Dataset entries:
※ ※ ※
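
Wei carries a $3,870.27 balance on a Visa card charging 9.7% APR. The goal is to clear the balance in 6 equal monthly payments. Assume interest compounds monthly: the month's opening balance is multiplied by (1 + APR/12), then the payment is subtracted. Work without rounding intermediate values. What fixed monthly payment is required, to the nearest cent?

$663.42

Monthly rate r = 9.7%/12 = 0.808333% = 0.00808333.
Level-payment amortization: P = B₀·r / (1 − (1+r)^(−n)) = 3870.27·0.00808333 / (1 − 1.00808^(−6)).
Denominator 1 − (1+r)^(−6) = 0.0471569022.
P = 31.2847 / 0.0471569022 ≈ 663.42.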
※ ※ ※
Please transcribe all of the entries precisely.

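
Wei carries a $3,870.27 balance on a Visa card charging 9.7% APR. The goal is to clear the balance in 6 equal monthly payments. Assume interest compounds monthly: the month's opening balance is multiplied by (1 + APR/12), then the payment is subtracted. Work without rounding intermediate values. What fixed monthly payment is required, to the nearest cent?

$663.42

Monthly rate r = 9.7%/12 = 0.808333% = 0.00808333.
Level-payment amortization: P = B₀·r / (1 − (1+r)^(−n)) = 3870.27·0.00808333 / (1 − 1.00808^(−6)).
Denominator 1 − (1+r)^(−6) = 0.0471569022.
P = 31.2847 / 0.0471569022 ≈ 663.42.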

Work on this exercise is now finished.